### Task brief
Could you print the lines below exactly, from the one holding "Go back 2:18 from 12:19." through the last line, with no other output?

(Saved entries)
-*-*-
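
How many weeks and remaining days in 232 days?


33 weeks 1 days

Weeks: 232 ÷ 7 = 33 remainder 1


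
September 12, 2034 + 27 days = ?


Start: September 12, 2034
Add 27 days
September 12 → October 1: 30 - 12 + 1 = 19 days (27 - 19 = 8 left)
October 1 + 8 = October 9, 2034

October 9, 2034


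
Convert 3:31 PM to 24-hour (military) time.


Input: 3:31 PM
PM: 3 + 12 = 15

15:31


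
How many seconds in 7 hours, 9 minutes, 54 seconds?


25794 seconds

Hours: 7 × 3600 = 25200
Minutes: 9 × 60 = 540
Seconds: 54
Total = 25200 + 540 + 54 = 25794


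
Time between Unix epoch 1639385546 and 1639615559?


230013 seconds (63.9 hours / 2.66 days)

Difference = 1639615559 - 1639385546 = 230013 seconds
In hours: 230013 / 3600 ≈ 63.9
In days: 230013 / 86400 ≈ 2.66


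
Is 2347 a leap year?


No

Rules: divisible by 4 AND (not by 100 OR by 400)
2347 ÷ 4 = 586 remainder 3 → not divisible by 4
Not divisible by 4 → not a leap year


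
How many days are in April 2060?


Month: April (month 4)
April has 30 days

30 days


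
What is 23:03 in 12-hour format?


11:03 PM

Hour: 23
23 - 12 = 11 → PM


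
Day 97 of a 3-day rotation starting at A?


Shifts: A, B, C
Start: A (index 0)
Day 97: (0 + 97 - 1) mod 3
= 96 mod 3
= 0
Index 0 → shift A

Shift A


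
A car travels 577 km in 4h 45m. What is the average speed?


121.5 km/h

Distance: 577 km
Time: 4h 45m = 285 min = 285/60 = 19/4 hours
Speed = 577 ÷ (19/4) = 577 × 4 / 19 = 2308/19 ≈ 121.5 km/h


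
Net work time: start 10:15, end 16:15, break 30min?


5h 30m (330 minutes)

Total time = (16×60+15) - (10×60+15)
= 975 - 615 = 360 min
Minus break: 360 - 30 = 330 min
= 5h 30m


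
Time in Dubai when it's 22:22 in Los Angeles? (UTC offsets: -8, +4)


Time difference = UTC+4 - UTC-8 = +12 hours
New hour = (22 + 12) mod 24
= 34 mod 24 = 10
Minutes unchanged → 10:22; 34 ≥ 24 → next day

10:22 (next day)


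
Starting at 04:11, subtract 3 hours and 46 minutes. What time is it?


Start: 251 minutes from midnight
Subtract: 226 minutes
Remaining: 251 - 226 = 25
Hours: 0, Minutes: 25

00:25


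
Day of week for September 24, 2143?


Tuesday

Zeller's congruence:
q=24, m=9, k=43, j=21
h = (24 + ⌊13×10/5⌋ + 43 + ⌊43/4⌋ + ⌊21/4⌋ - 2×21) mod 7
= (24 + 26 + 43 + 10 + 5 - 42) mod 7
= 66 mod 7 = 3
h=3 → Tuesday


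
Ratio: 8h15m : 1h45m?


33:7 (4.71)

Duration 1: 495 minutes
Duration 2: 105 minutes
Ratio = 495:105
GCD = 15
Simplified = 33:7
As a decimal: 33/7 ≈ 4.71


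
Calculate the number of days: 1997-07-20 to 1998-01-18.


From July 20, 1997 to January 18, 1998
Rest of July 1997: 31 - 20 = 11
Full months: August 31, September 30, October 31, November 30, December 31
Days into January 1998: 18
Total = 11 + 31 + 30 + 31 + 30 + 31 + 18 = 182 days

182 days


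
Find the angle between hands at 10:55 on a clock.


Hour hand = 10×30 + 55×0.5 = 327.5°
Minute hand = 55×6 = 330°
Difference = |327.5 - 330| = 2.5°

2.5°


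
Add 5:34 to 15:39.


Start: 939 minutes from midnight
Add: 334 minutes
Total: 1273 minutes
Hours: 1273 ÷ 60 = 21 remainder 13

21:13


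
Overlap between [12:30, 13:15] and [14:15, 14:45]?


0 minutes

Meeting A: 750-795 (in minutes from midnight)
Meeting B: 855-885
Overlap start = max(750, 855) = 855
Overlap end = min(795, 885) = 795
Overlap = max(0, 795 - 855) = 0 min


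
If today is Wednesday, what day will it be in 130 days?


Start: Wednesday (index 2)
(2 + 130) mod 7
= 132 mod 7
= 6
Index 6 → Sunday

Sunday


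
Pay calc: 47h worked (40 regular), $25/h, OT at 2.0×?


Regular: 40h × $25 = $1000.00
Overtime: 47 - 40 = 7h
OT pay: 7h × $25 × 2.0 = $350.00
Total = $1000.00 + $350.00 = $1350.00

$1350.00


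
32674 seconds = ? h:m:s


9h 4m 34s

Hours: 32674 ÷ 3600 = 9 remainder 274
Minutes: 274 ÷ 60 = 4 remainder 34
Seconds: 34


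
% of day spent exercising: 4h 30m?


Time: 270 minutes
Day: 1440 minutes
Percentage = (270/1440) × 100 ≈ 18.8%

18.8%


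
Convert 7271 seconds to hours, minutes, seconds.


2h 1m 11s

Hours: 7271 ÷ 3600 = 2 remainder 71
Minutes: 71 ÷ 60 = 1 remainder 11
Seconds: 11


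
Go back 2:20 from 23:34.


21:14

Start: 1414 minutes from midnight
Subtract: 140 minutes
Remaining: 1414 - 140 = 1274
Hours: 21, Minutes: 14


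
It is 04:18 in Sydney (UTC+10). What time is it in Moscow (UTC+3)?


21:18 (previous day)

Time difference = UTC+3 - UTC+10 = -7 hours
New hour = (4 -7) mod 24
= -3 mod 24 = 21
Minutes unchanged → 21:18; -3 < 0 → previous day


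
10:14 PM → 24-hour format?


22:14

Input: 10:14 PM
PM: 10 + 12 = 22


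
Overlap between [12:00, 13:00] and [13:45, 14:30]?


0 minutes

Meeting A: 720-780 (in minutes from midnight)
Meeting B: 825-870
Overlap start = max(720, 825) = 825
Overlap end = min(780, 870) = 780
Overlap = max(0, 780 - 825) = 0 min


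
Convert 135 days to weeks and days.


Weeks: 135 ÷ 7 = 19 remainder 2

19 weeks 2 days


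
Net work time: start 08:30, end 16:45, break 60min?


Total time = (16×60+45) - (8×60+30)
= 1005 - 510 = 495 min
Minus break: 495 - 60 = 435 min
= 7h 15m

7h 15m (435 minutes)


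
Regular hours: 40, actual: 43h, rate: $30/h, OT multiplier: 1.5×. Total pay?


$1335.00

Regular: 40h × $30 = $1200.00
Overtime: 43 - 40 = 3h
OT pay: 3h × $30 × 1.5 = $135.00
Total = $1200.00 + $135.00 = $1335.00


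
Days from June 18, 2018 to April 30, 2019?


316 days

From June 18, 2018 to April 30, 2019
Rest of June 2018: 30 - 18 = 12
Full months: July 31, August 31, September 30, October 31, November 30, December 31, January 31, February 2019 28, March 31
Days into April 2019: 30
Total = 12 + 31 + 31 + 30 + 31 + 30 + 31 + 31 + 28 + 31 + 30 = 316 days


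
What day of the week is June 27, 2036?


Zeller's congruence:
q=27, m=6, k=36, j=20
h = (27 + ⌊13×7/5⌋ + 36 + ⌊36/4⌋ + ⌊20/4⌋ - 2×20) mod 7
= (27 + 18 + 36 + 9 + 5 - 40) mod 7
= 55 mod 7 = 6
h=6 → Friday

Friday


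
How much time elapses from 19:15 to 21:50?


2h 35m

End time in minutes: 21×60 + 50 = 1310
Start time in minutes: 19×60 + 15 = 1155
Difference = 1310 - 1155 = 155 minutes
= 2 hours 35 minutes


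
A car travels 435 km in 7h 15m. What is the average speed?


60.0 km/h

Distance: 435 km
Time: 7h 15m = 435 min = 435/60 = 29/4 hours
Speed = 435 ÷ (29/4) = 435 × 4 / 29 = 1740/29 = 60.0 km/h


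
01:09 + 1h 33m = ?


02:42

Start: 69 minutes from midnight
Add: 93 minutes
Total: 162 minutes
Hours: 162 ÷ 60 = 2 remainder 42


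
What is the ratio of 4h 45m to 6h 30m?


19:26 (0.73)

Duration 1: 285 minutes
Duration 2: 390 minutes
Ratio = 285:390
GCD = 15
Simplified = 19:26
As a decimal: 19/26 ≈ 0.73


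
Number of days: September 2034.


30 days

Month: September (month 9)
September has 30 days


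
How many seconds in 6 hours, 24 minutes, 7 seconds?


23047 seconds

Hours: 6 × 3600 = 21600
Minutes: 24 × 60 = 1440
Seconds: 7
Total = 21600 + 1440 + 7 = 23047


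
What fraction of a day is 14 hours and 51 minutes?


0.6188 (61.88%)

Total minutes: 14×60 + 51 = 891
Day = 24×60 = 1440 minutes
Fraction = 891/1440 ≈ 0.6188
As a percentage: 891/1440 × 100 ≈ 61.88%


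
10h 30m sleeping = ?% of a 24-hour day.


Time: 630 minutes
Day: 1440 minutes
Percentage = (630/1440) × 100 ≈ 43.8%

43.8%


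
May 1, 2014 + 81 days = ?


July 21, 2014

Start: May 1, 2014
Add 81 days
May 1 → June 1: 31 - 1 + 1 = 31 days (81 - 31 = 50 left)
June 1 → July 1: 30 - 1 + 1 = 30 days (50 - 30 = 20 left)
July 1 + 20 = July 21, 2014


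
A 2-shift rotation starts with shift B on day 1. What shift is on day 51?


Shifts: A, B
Start: B (index 1)
Day 51: (1 + 51 - 1) mod 2
= 51 mod 2
= 1
Index 1 → shift B

Shift B


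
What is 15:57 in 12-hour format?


3:57 PM

Hour: 15
15 - 12 = 3 → PM


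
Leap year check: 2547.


Rules: divisible by 4 AND (not by 100 OR by 400)
2547 ÷ 4 = 636 remainder 3 → not divisible by 4
Not divisible by 4 → not a leap year

No


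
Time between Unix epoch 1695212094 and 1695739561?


527467 seconds (146.5 hours / 6.10 days)

Difference = 1695739561 - 1695212094 = 527467 seconds
In hours: 527467 / 3600 ≈ 146.5
In days: 527467 / 86400 ≈ 6.10


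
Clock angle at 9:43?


Hour hand = 9×30 + 43×0.5 = 291.5°
Minute hand = 43×6 = 258°
Difference = |291.5 - 258| = 33.5°

33.5°


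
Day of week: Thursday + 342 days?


Start: Thursday (index 3)
(3 + 342) mod 7
= 345 mod 7
= 2
Index 2 → Wednesday

Wednesday


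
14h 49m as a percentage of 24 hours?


0.6174 (61.74%)

Total minutes: 14×60 + 49 = 889
Day = 24×60 = 1440 minutes
Fraction = 889/1440 ≈ 0.6174
As a percentage: 889/1440 × 100 ≈ 61.74%


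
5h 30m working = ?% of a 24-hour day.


Time: 330 minutes
Day: 1440 minutes
Percentage = (330/1440) × 100 ≈ 22.9%

22.9%


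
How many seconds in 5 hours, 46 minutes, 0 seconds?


20760 seconds

Hours: 5 × 3600 = 18000
Minutes: 46 × 60 = 2760
Seconds: 0
Total = 18000 + 2760 + 0 = 20760


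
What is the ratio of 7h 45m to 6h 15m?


Duration 1: 465 minutes
Duration 2: 375 minutes
Ratio = 465:375
GCD = 15
Simplified = 31:25
As a decimal: 31/25 = 1.24

31:25 (1.24)


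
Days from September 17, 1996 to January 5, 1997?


From September 17, 1996 to January 5, 1997
Rest of September 1996: 30 - 17 = 13
Full months: October 31, November 30, December 31
Days into January 1997: 5
Total = 13 + 31 + 30 + 31 + 5 = 110 days

110 days


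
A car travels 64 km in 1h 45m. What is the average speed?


36.6 km/h

Distance: 64 km
Time: 1h 45m = 105 min = 105/60 = 7/4 hours
Speed = 64 ÷ (7/4) = 64 × 4 / 7 = 256/7 ≈ 36.6 km/h


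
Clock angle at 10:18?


159.0°

Hour hand = 10×30 + 18×0.5 = 309.0°
Minute hand = 18×6 = 108°
Difference = |309.0 - 108| = 201.0°
Since > 180°: 360 - 201.0 = 159.0°


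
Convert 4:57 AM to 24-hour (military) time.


04:57

Input: 4:57 AM
AM hour stays: 4


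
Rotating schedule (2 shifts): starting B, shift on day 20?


Shifts: A, B
Start: B (index 1)
Day 20: (1 + 20 - 1) mod 2
= 20 mod 2
= 0
Index 0 → shift A

Shift A


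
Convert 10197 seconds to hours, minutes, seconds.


2h 49m 57s

Hours: 10197 ÷ 3600 = 2 remainder 2997
Minutes: 2997 ÷ 60 = 49 remainder 57
Seconds: 57


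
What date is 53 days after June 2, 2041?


July 25, 2041

Start: June 2, 2041
Add 53 days
June 2 → July 1: 30 - 2 + 1 = 29 days (53 - 29 = 24 left)
July 1 + 24 = July 25, 2041


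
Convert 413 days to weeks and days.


59 weeks 0 days

Weeks: 413 ÷ 7 = 59 remainder 0


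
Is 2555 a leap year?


Rules: divisible by 4 AND (not by 100 OR by 400)
2555 ÷ 4 = 638 remainder 3 → not divisible by 4
Not divisible by 4 → not a leap year

No


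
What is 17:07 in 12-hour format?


Hour: 17
17 - 12 = 5 → PM

5:07 PM


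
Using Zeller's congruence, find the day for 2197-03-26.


Zeller's congruence:
q=26, m=3, k=97, j=21
h = (26 + ⌊13×4/5⌋ + 97 + ⌊97/4⌋ + ⌊21/4⌋ - 2×21) mod 7
= (26 + 10 + 97 + 24 + 5 - 42) mod 7
= 120 mod 7 = 1
h=1 → Sunday

Sunday


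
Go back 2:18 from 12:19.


10:01

Start: 739 minutes from midnight
Subtract: 138 minutes
Remaining: 739 - 138 = 601
Hours: 10, Minutes: 1


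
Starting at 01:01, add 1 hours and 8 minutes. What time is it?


Start: 61 minutes from midnight
Add: 68 minutes
Total: 129 minutes
Hours: 129 ÷ 60 = 2 remainder 9

02:09


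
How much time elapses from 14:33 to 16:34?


End time in minutes: 16×60 + 34 = 994
Start time in minutes: 14×60 + 33 = 873
Difference = 994 - 873 = 121 minutes
= 2 hours 1 minutes

2h 1m


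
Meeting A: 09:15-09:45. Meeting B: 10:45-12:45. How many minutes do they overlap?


0 minutes

Meeting A: 555-585 (in minutes from midnight)
Meeting B: 645-765
Overlap start = max(555, 645) = 645
Overlap end = min(585, 765) = 585
Overlap = max(0, 585 - 645) = 0 min


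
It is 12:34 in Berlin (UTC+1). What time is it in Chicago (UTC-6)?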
-*-*-
### Response area
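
Go back 2:18 from 12:19.


10:01

Start: 739 minutes from midnight
Subtract: 138 minutes
Remaining: 739 - 138 = 601
Hours: 10, Minutes: 1


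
Starting at 01:01, add 1 hours and 8 minutes. What time is it?


Start: 61 minutes from midnight
Add: 68 minutes
Total: 129 minutes
Hours: 129 ÷ 60 = 2 remainder 9

02:09


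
How much time elapses from 14:33 to 16:34?


End time in minutes: 16×60 + 34 = 994
Start time in minutes: 14×60 + 33 = 873
Difference = 994 - 873 = 121 minutes
= 2 hours 1 minutes

2h 1m


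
Meeting A: 09:15-09:45. Meeting B: 10:45-12:45. How many minutes do they overlap?


0 minutes

Meeting A: 555-585 (in minutes from midnight)
Meeting B: 645-765
Overlap start = max(555, 645) = 645
Overlap end = min(585, 765) = 585
Overlap = max(0, 585 - 645) = 0 min


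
It is 12:34 in Berlin (UTC+1). What time is it in Chicago (UTC-6)?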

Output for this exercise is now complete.